### Exercise details
Only the lines with "final" in the entries below belong in the answer; please copy them.

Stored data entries
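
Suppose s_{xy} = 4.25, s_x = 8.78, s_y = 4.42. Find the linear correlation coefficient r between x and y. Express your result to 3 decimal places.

r = Cov(x,y) / (s_x · s_y) = 4.25 / (8.78 × 4.42)
  = 4.25 / 38.8076 ≈ 0.110

0.110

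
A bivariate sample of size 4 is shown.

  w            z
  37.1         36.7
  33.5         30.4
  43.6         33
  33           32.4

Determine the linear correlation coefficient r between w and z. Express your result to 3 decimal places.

n = 4, Σw = 147.2, Σz = 132.5, Σw² = 5488.62, Σz² = 4409.81, Σwz = 4887.97
nΣwz − ΣwΣz = 19551.88 − 19504 = 47.88
nΣw² − (Σw)² = 21954.48 − 21667.84 = 286.64; nΣz² − (Σz)² = 17639.24 − 17556.25 = 82.99
r = 47.88 / √(286.64 × 82.99) = 47.88 / 154.2344 ≈ 0.310

0.310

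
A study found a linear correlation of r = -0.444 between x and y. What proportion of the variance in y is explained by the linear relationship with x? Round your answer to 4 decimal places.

r² = (-0.444)² = 0.1971

0.1971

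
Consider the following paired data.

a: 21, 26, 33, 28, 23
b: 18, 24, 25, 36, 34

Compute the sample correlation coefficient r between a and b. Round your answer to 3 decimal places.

0.198

n = 5, Σa = 131, Σb = 137, Σa² = 3519, Σb² = 3977, Σab = 3617
nΣab − ΣaΣb = 18085 − 17947 = 138
nΣa² − (Σa)² = 17595 − 17161 = 434; nΣb² − (Σb)² = 19885 − 18769 = 1116
r = 138 / √(434 × 1116) = 138 / 695.9483 ≈ 0.198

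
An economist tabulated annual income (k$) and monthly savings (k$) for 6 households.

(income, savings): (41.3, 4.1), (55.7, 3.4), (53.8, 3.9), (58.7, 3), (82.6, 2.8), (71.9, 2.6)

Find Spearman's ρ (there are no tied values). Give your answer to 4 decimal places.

-0.9429

Rank income: 1, 3, 2, 4, 6, 5
Rank savings: 6, 4, 5, 3, 2, 1
d = rank(income) − rank(savings): -5, -1, -3, 1, 4, 4; Σd² = 68
ρ = 1 − 6Σd² / [n(n²−1)] = 1 − 6×68 / (6×35) = 1 − 408/210 ≈ -0.9429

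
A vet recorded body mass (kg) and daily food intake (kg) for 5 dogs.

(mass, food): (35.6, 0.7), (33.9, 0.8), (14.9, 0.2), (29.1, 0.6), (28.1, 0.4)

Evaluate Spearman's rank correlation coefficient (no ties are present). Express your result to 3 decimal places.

0.900

Rank mass: 5, 4, 1, 3, 2
Rank food: 4, 5, 1, 3, 2
d = rank(mass) − rank(food): 1, -1, 0, 0, 0; Σd² = 2
ρ = 1 − 6Σd² / [n(n²−1)] = 1 − 6×2 / (5×24) = 1 − 12/120 ≈ 0.900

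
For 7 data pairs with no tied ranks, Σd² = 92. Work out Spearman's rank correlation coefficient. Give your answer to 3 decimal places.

-0.643

ρ = 1 − 6Σd² / [n(n²−1)] = 1 − 6×92 / (7×48)
  = 1 − 552/336 = 1 − 1.6429 ≈ -0.643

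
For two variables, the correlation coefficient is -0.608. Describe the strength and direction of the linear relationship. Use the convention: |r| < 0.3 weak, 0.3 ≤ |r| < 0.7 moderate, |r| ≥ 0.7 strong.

moderate negative

r = -0.608 < 0 so the relationship is negative.
|r| = 0.608, which falls in the moderate range.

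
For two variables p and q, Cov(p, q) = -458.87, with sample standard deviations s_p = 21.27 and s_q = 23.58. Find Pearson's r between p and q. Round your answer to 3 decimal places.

r = Cov(p,q) / (s_p · s_q) = -458.87 / (21.27 × 23.58)
  = -458.87 / 501.5466 ≈ -0.915

-0.915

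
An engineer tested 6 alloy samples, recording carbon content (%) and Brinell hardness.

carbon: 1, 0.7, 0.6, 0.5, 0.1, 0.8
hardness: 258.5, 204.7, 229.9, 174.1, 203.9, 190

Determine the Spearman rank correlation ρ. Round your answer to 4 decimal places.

Rank carbon: 6, 4, 3, 2, 1, 5
Rank hardness: 6, 4, 5, 1, 3, 2
d = rank(carbon) − rank(hardness): 0, 0, -2, 1, -2, 3; Σd² = 18
ρ = 1 − 6Σd² / [n(n²−1)] = 1 − 6×18 / (6×35) = 1 − 108/210 ≈ 0.4857

0.4857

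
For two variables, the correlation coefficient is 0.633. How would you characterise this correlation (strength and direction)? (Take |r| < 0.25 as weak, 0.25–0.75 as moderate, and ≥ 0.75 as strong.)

r = 0.633 > 0 so the relationship is positive.
|r| = 0.633, which falls in the moderate range.

moderate positive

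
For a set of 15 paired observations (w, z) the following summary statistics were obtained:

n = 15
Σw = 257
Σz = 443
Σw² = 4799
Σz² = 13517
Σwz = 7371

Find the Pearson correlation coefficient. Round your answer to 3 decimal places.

r = (nΣwz − ΣwΣz) / √[(nΣw² − (Σw)²)(nΣz² − (Σz)²)]
Numerator: 15×7371 − 257×443 = -3286
Denominator: √[(71985 − 66049)(202755 − 196249)] = √[5936 × 6506] = 6214.4683
r = -3286 / 6214.4683 ≈ -0.529

-0.529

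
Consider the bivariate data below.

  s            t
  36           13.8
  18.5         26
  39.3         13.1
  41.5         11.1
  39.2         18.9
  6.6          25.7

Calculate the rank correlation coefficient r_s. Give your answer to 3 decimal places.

Rank s: 3, 2, 5, 6, 4, 1
Rank t: 3, 6, 2, 1, 4, 5
d = rank(s) − rank(t): 0, -4, 3, 5, 0, -4; Σd² = 66
ρ = 1 − 6Σd² / [n(n²−1)] = 1 − 6×66 / (6×35) = 1 − 396/210 ≈ -0.886

-0.886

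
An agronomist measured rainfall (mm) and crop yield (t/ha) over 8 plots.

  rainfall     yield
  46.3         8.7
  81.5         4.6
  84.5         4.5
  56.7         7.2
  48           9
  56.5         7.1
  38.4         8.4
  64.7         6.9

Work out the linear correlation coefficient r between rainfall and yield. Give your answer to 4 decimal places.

-0.9608

n = 8, Σx = 476.6, Σy = 56.4, Σx² = 30297.98, Σy² = 418.52, Σxy = 3168.34
nΣxy − ΣxΣy = 25346.72 − 26880.24 = -1533.52
nΣx² − (Σx)² = 242383.84 − 227147.56 = 15236.28; nΣy² − (Σy)² = 3348.16 − 3180.96 = 167.2
r = -1533.52 / √(15236.28 × 167.2) = -1533.52 / 1596.0909 ≈ -0.9608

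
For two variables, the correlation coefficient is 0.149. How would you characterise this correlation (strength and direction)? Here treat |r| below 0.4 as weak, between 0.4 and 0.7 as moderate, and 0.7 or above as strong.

weak positive

r = 0.149 > 0 so the relationship is positive.
|r| = 0.149, which falls in the weak range.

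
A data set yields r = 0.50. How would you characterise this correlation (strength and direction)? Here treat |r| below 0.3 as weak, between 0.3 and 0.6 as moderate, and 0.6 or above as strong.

moderate positive

r = 0.50 > 0 so the relationship is positive.
|r| = 0.50, which falls in the moderate range.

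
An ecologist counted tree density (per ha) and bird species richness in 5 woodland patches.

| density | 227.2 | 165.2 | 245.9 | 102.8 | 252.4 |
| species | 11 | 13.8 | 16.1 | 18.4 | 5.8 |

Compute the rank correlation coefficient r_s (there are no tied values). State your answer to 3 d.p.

Rank density: 3, 2, 4, 1, 5
Rank species: 2, 3, 4, 5, 1
d = rank(density) − rank(species): 1, -1, 0, -4, 4; Σd² = 34
ρ = 1 − 6Σd² / [n(n²−1)] = 1 − 6×34 / (5×24) = 1 − 204/120 ≈ -0.700

-0.700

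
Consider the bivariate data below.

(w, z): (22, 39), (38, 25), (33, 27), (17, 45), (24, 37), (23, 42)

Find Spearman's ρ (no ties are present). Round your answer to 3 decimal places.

Rank w: 2, 6, 5, 1, 4, 3
Rank z: 4, 1, 2, 6, 3, 5
d = rank(w) − rank(z): -2, 5, 3, -5, 1, -2; Σd² = 68
ρ = 1 − 6Σd² / [n(n²−1)] = 1 − 6×68 / (6×35) = 1 − 408/210 ≈ -0.943

-0.943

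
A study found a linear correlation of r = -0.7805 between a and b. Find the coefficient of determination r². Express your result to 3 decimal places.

0.609

r² = (-0.7805)² = 0.609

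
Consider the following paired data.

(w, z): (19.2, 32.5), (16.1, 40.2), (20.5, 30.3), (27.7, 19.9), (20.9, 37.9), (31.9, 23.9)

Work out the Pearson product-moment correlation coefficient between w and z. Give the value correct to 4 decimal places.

-0.8545

n = 6, Σw = 136.3, Σz = 184.7, Σw² = 3269.81, Σz² = 5994.01, Σwz = 3998.12
nΣwz − ΣwΣz = 23988.72 − 25174.61 = -1185.89
nΣw² − (Σw)² = 19618.86 − 18577.69 = 1041.17; nΣz² − (Σz)² = 35964.06 − 34114.09 = 1849.97
r = -1185.89 / √(1041.17 × 1849.97) = -1185.89 / 1387.8520 ≈ -0.8545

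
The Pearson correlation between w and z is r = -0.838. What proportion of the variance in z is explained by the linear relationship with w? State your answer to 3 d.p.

0.702

r² = (-0.838)² = 0.702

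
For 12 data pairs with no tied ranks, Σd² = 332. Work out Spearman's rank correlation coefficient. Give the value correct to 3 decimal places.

-0.161

ρ = 1 − 6Σd² / [n(n²−1)] = 1 − 6×332 / (12×143)
  = 1 − 1992/1716 = 1 − 1.1608 ≈ -0.161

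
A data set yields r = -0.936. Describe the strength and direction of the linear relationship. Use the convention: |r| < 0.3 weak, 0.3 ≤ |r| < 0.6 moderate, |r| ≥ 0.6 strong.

r = -0.936 < 0 so the relationship is negative.
|r| = 0.936, which falls in the strong range.

strong negative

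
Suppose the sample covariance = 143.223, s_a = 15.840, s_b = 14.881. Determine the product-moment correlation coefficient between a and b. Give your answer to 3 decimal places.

r = Cov(a,b) / (s_a · s_b) = 143.223 / (15.840 × 14.881)
  = 143.223 / 235.7150 ≈ 0.608

0.608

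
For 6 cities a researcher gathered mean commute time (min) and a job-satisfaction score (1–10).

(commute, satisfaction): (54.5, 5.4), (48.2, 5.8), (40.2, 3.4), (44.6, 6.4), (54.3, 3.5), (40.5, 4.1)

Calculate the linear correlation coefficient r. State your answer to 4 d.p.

0.1587

n = 6, Σx = 282.3, Σy = 28.6, Σx² = 13487.43, Σy² = 144.38, Σxy = 1352.08
nΣxy − ΣxΣy = 8112.48 − 8073.78 = 38.7
nΣx² − (Σx)² = 80924.58 − 79693.29 = 1231.29; nΣy² − (Σy)² = 866.28 − 817.96 = 48.32
r = 38.7 / √(1231.29 × 48.32) = 38.7 / 243.9179 ≈ 0.1587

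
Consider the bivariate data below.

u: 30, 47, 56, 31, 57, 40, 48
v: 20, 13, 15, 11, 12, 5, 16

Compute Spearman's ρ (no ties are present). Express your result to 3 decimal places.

-0.036

Rank u: 1, 4, 6, 2, 7, 3, 5
Rank v: 7, 4, 5, 2, 3, 1, 6
d = rank(u) − rank(v): -6, 0, 1, 0, 4, 2, -1; Σd² = 58
ρ = 1 − 6Σd² / [n(n²−1)] = 1 − 6×58 / (7×48) = 1 − 348/336 ≈ -0.036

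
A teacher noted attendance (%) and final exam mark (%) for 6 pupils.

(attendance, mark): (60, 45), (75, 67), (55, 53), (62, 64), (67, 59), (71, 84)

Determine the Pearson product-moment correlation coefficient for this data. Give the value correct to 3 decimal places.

0.698

n = 6, Σx = 390, Σy = 372, Σx² = 25624, Σy² = 23956, Σxy = 24525
nΣxy − ΣxΣy = 147150 − 145080 = 2070
nΣx² − (Σx)² = 153744 − 152100 = 1644; nΣy² − (Σy)² = 143736 − 138384 = 5352
r = 2070 / √(1644 × 5352) = 2070 / 2966.2582 ≈ 0.698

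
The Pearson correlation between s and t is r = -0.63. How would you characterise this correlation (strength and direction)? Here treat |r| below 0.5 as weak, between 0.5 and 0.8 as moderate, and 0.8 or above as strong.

r = -0.63 < 0 so the relationship is negative.
|r| = 0.63, which falls in the moderate range.

moderate negative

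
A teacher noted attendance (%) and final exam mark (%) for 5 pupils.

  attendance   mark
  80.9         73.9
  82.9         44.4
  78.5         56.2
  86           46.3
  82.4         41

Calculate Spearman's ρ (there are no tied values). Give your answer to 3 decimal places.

-0.500

Rank attendance: 2, 4, 1, 5, 3
Rank mark: 5, 2, 4, 3, 1
d = rank(attendance) − rank(mark): -3, 2, -3, 2, 2; Σd² = 30
ρ = 1 − 6Σd² / [n(n²−1)] = 1 − 6×30 / (5×24) = 1 − 180/120 ≈ -0.500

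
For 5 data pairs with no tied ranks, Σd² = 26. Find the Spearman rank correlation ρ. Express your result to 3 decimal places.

-0.300

ρ = 1 − 6Σd² / [n(n²−1)] = 1 − 6×26 / (5×24)
  = 1 − 156/120 = 1 − 1.3000 ≈ -0.300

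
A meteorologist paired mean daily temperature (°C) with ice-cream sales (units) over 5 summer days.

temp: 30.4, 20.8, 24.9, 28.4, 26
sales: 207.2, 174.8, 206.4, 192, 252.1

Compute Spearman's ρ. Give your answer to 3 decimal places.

Rank temp: 5, 1, 2, 4, 3
Rank sales: 4, 1, 3, 2, 5
d = rank(temp) − rank(sales): 1, 0, -1, 2, -2; Σd² = 10
ρ = 1 − 6Σd² / [n(n²−1)] = 1 − 6×10 / (5×24) = 1 − 60/120 ≈ 0.500

0.500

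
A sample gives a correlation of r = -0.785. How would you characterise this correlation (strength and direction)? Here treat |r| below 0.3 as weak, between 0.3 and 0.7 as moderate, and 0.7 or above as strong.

r = -0.785 < 0 so the relationship is negative.
|r| = 0.785, which falls in the strong range.

strong negative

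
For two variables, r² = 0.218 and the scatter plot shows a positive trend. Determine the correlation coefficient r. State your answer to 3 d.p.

|r| = √0.218 = 0.467
The association is positive, so r = 0.467.

0.467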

### Task result
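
A teacher noted attendance (%) and final exam mark (%) for 6 pupils.
A teacher noted attendance (%) and final exam mark (%) for 5 pupils.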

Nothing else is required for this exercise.